__Problem to solve__. In full and without alteration, reproduce every record.

<<<<

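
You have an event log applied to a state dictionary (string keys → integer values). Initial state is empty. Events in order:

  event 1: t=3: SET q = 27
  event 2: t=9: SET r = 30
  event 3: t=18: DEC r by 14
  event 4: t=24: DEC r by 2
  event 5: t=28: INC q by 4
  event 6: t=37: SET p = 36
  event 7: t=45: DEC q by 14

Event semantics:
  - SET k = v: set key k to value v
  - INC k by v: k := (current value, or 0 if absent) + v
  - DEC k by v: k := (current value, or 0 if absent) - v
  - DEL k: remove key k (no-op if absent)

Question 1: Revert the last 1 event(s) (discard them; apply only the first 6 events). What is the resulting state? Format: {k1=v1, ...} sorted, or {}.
Keep first 6 events (discard last 1):
  after event 1 (t=3: SET q = 27): {q=27}
  after event 2 (t=9: SET r = 30): {q=27, r=30}
  after event 3 (t=18: DEC r by 14): {q=27, r=16}
  after event 4 (t=24: DEC r by 2): {q=27, r=14}
  after event 5 (t=28: INC q by 4): {q=31, r=14}
  after event 6 (t=37: SET p = 36): {p=36, q=31, r=14}

Answer: {p=36, q=31, r=14}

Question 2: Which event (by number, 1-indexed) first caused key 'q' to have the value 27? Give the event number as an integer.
Looking for first event where q becomes 27:
  event 1: q (absent) -> 27  <-- first match

Answer: 1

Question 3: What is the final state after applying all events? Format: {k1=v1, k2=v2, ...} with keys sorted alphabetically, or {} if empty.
Answer: {p=36, q=17, r=14}

Derivation:
  after event 1 (t=3: SET q = 27): {q=27}
  after event 2 (t=9: SET r = 30): {q=27, r=30}
  after event 3 (t=18: DEC r by 14): {q=27, r=16}
  after event 4 (t=24: DEC r by 2): {q=27, r=14}
  after event 5 (t=28: INC q by 4): {q=31, r=14}
  after event 6 (t=37: SET p = 36): {p=36, q=31, r=14}
  after event 7 (t=45: DEC q by 14): {p=36, q=17, r=14}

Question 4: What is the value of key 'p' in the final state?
Answer: 36

Derivation:
Track key 'p' through all 7 events:
  event 1 (t=3: SET q = 27): p unchanged
  event 2 (t=9: SET r = 30): p unchanged
  event 3 (t=18: DEC r by 14): p unchanged
  event 4 (t=24: DEC r by 2): p unchanged
  event 5 (t=28: INC q by 4): p unchanged
  event 6 (t=37: SET p = 36): p (absent) -> 36
  event 7 (t=45: DEC q by 14): p unchanged
Final: p = 36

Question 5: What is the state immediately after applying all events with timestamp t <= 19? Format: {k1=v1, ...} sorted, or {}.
Answer: {q=27, r=16}

Derivation:
Apply events with t <= 19 (3 events):
  after event 1 (t=3: SET q = 27): {q=27}
  after event 2 (t=9: SET r = 30): {q=27, r=30}
  after event 3 (t=18: DEC r by 14): {q=27, r=16}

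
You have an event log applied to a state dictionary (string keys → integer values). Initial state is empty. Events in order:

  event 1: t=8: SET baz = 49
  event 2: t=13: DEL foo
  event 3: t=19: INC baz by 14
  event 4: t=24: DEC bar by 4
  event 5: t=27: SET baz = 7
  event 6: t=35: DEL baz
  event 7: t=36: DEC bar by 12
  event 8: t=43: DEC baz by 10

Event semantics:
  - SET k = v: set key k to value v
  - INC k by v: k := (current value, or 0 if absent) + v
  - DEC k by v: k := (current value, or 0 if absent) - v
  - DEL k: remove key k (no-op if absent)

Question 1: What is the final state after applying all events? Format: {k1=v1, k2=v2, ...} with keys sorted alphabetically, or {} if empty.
Answer: {bar=-16, baz=-10}

Derivation:
  after event 1 (t=8: SET baz = 49): {baz=49}
  after event 2 (t=13: DEL foo): {baz=49}
  after event 3 (t=19: INC baz by 14): {baz=63}
  after event 4 (t=24: DEC bar by 4): {bar=-4, baz=63}
  after event 5 (t=27: SET baz = 7): {bar=-4, baz=7}
  after event 6 (t=35: DEL baz): {bar=-4}
  after event 7 (t=36: DEC bar by 12): {bar=-16}
  after event 8 (t=43: DEC baz by 10): {bar=-16, baz=-10}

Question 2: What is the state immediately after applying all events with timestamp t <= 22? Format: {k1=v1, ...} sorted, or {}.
Apply events with t <= 22 (3 events):
  after event 1 (t=8: SET baz = 49): {baz=49}
  after event 2 (t=13: DEL foo): {baz=49}
  after event 3 (t=19: INC baz by 14): {baz=63}

Answer: {baz=63}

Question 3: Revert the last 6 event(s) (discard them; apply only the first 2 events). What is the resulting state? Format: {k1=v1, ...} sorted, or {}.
Keep first 2 events (discard last 6):
  after event 1 (t=8: SET baz = 49): {baz=49}
  after event 2 (t=13: DEL foo): {baz=49}

Answer: {baz=49}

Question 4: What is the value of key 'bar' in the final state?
Track key 'bar' through all 8 events:
  event 1 (t=8: SET baz = 49): bar unchanged
  event 2 (t=13: DEL foo): bar unchanged
  event 3 (t=19: INC baz by 14): bar unchanged
  event 4 (t=24: DEC bar by 4): bar (absent) -> -4
  event 5 (t=27: SET baz = 7): bar unchanged
  event 6 (t=35: DEL baz): bar unchanged
  event 7 (t=36: DEC bar by 12): bar -4 -> -16
  event 8 (t=43: DEC baz by 10): bar unchanged
Final: bar = -16

Answer: -16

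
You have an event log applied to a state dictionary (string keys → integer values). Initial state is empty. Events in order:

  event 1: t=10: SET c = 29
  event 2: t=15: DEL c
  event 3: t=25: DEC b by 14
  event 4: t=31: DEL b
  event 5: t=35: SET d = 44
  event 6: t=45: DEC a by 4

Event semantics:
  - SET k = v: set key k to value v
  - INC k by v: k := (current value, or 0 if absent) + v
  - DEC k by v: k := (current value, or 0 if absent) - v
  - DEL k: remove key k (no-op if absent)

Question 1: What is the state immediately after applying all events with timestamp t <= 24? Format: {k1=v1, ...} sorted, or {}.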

>>>>

__Response__.
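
You have an event log applied to a state dictionary (string keys → integer values). Initial state is empty. Events in order:

  event 1: t=3: SET q = 27
  event 2: t=9: SET r = 30
  event 3: t=18: DEC r by 14
  event 4: t=24: DEC r by 2
  event 5: t=28: INC q by 4
  event 6: t=37: SET p = 36
  event 7: t=45: DEC q by 14

Event semantics:
  - SET k = v: set key k to value v
  - INC k by v: k := (current value, or 0 if absent) + v
  - DEC k by v: k := (current value, or 0 if absent) - v
  - DEL k: remove key k (no-op if absent)

Question 1: Revert the last 1 event(s) (discard them; apply only the first 6 events). What is the resulting state? Format: {k1=v1, ...} sorted, or {}.
Keep first 6 events (discard last 1):
  after event 1 (t=3: SET q = 27): {q=27}
  after event 2 (t=9: SET r = 30): {q=27, r=30}
  after event 3 (t=18: DEC r by 14): {q=27, r=16}
  after event 4 (t=24: DEC r by 2): {q=27, r=14}
  after event 5 (t=28: INC q by 4): {q=31, r=14}
  after event 6 (t=37: SET p = 36): {p=36, q=31, r=14}

Answer: {p=36, q=31, r=14}

Question 2: Which event (by number, 1-indexed) first caused key 'q' to have the value 27? Give the event number as an integer.
Looking for first event where q becomes 27:
  event 1: q (absent) -> 27  <-- first match

Answer: 1

Question 3: What is the final state after applying all events? Format: {k1=v1, k2=v2, ...} with keys sorted alphabetically, or {} if empty.
Answer: {p=36, q=17, r=14}

Derivation:
  after event 1 (t=3: SET q = 27): {q=27}
  after event 2 (t=9: SET r = 30): {q=27, r=30}
  after event 3 (t=18: DEC r by 14): {q=27, r=16}
  after event 4 (t=24: DEC r by 2): {q=27, r=14}
  after event 5 (t=28: INC q by 4): {q=31, r=14}
  after event 6 (t=37: SET p = 36): {p=36, q=31, r=14}
  after event 7 (t=45: DEC q by 14): {p=36, q=17, r=14}

Question 4: What is the value of key 'p' in the final state?
Answer: 36

Derivation:
Track key 'p' through all 7 events:
  event 1 (t=3: SET q = 27): p unchanged
  event 2 (t=9: SET r = 30): p unchanged
  event 3 (t=18: DEC r by 14): p unchanged
  event 4 (t=24: DEC r by 2): p unchanged
  event 5 (t=28: INC q by 4): p unchanged
  event 6 (t=37: SET p = 36): p (absent) -> 36
  event 7 (t=45: DEC q by 14): p unchanged
Final: p = 36

Question 5: What is the state immediately after applying all events with timestamp t <= 19? Format: {k1=v1, ...} sorted, or {}.
Answer: {q=27, r=16}

Derivation:
Apply events with t <= 19 (3 events):
  after event 1 (t=3: SET q = 27): {q=27}
  after event 2 (t=9: SET r = 30): {q=27, r=30}
  after event 3 (t=18: DEC r by 14): {q=27, r=16}

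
You have an event log applied to a state dictionary (string keys → integer values). Initial state is empty. Events in order:

  event 1: t=8: SET baz = 49
  event 2: t=13: DEL foo
  event 3: t=19: INC baz by 14
  event 4: t=24: DEC bar by 4
  event 5: t=27: SET baz = 7
  event 6: t=35: DEL baz
  event 7: t=36: DEC bar by 12
  event 8: t=43: DEC baz by 10

Event semantics:
  - SET k = v: set key k to value v
  - INC k by v: k := (current value, or 0 if absent) + v
  - DEC k by v: k := (current value, or 0 if absent) - v
  - DEL k: remove key k (no-op if absent)

Question 1: What is the final state after applying all events? Format: {k1=v1, k2=v2, ...} with keys sorted alphabetically, or {} if empty.
Answer: {bar=-16, baz=-10}

Derivation:
  after event 1 (t=8: SET baz = 49): {baz=49}
  after event 2 (t=13: DEL foo): {baz=49}
  after event 3 (t=19: INC baz by 14): {baz=63}
  after event 4 (t=24: DEC bar by 4): {bar=-4, baz=63}
  after event 5 (t=27: SET baz = 7): {bar=-4, baz=7}
  after event 6 (t=35: DEL baz): {bar=-4}
  after event 7 (t=36: DEC bar by 12): {bar=-16}
  after event 8 (t=43: DEC baz by 10): {bar=-16, baz=-10}

Question 2: What is the state immediately after applying all events with timestamp t <= 22? Format: {k1=v1, ...} sorted, or {}.
Apply events with t <= 22 (3 events):
  after event 1 (t=8: SET baz = 49): {baz=49}
  after event 2 (t=13: DEL foo): {baz=49}
  after event 3 (t=19: INC baz by 14): {baz=63}

Answer: {baz=63}

Question 3: Revert the last 6 event(s) (discard them; apply only the first 2 events). What is the resulting state? Format: {k1=v1, ...} sorted, or {}.
Keep first 2 events (discard last 6):
  after event 1 (t=8: SET baz = 49): {baz=49}
  after event 2 (t=13: DEL foo): {baz=49}

Answer: {baz=49}

Question 4: What is the value of key 'bar' in the final state?
Track key 'bar' through all 8 events:
  event 1 (t=8: SET baz = 49): bar unchanged
  event 2 (t=13: DEL foo): bar unchanged
  event 3 (t=19: INC baz by 14): bar unchanged
  event 4 (t=24: DEC bar by 4): bar (absent) -> -4
  event 5 (t=27: SET baz = 7): bar unchanged
  event 6 (t=35: DEL baz): bar unchanged
  event 7 (t=36: DEC bar by 12): bar -4 -> -16
  event 8 (t=43: DEC baz by 10): bar unchanged
Final: bar = -16

Answer: -16

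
You have an event log applied to a state dictionary (string keys → integer values). Initial state is empty. Events in order:

  event 1: t=10: SET c = 29
  event 2: t=15: DEL c
  event 3: t=25: DEC b by 14
  event 4: t=31: DEL b
  event 5: t=35: SET d = 44
  event 6: t=45: DEC a by 4

Event semantics:
  - SET k = v: set key k to value v
  - INC k by v: k := (current value, or 0 if absent) + v
  - DEC k by v: k := (current value, or 0 if absent) - v
  - DEL k: remove key k (no-op if absent)

Question 1: What is the state immediately after applying all events with timestamp t <= 24? Format: {k1=v1, ...} sorted, or {}.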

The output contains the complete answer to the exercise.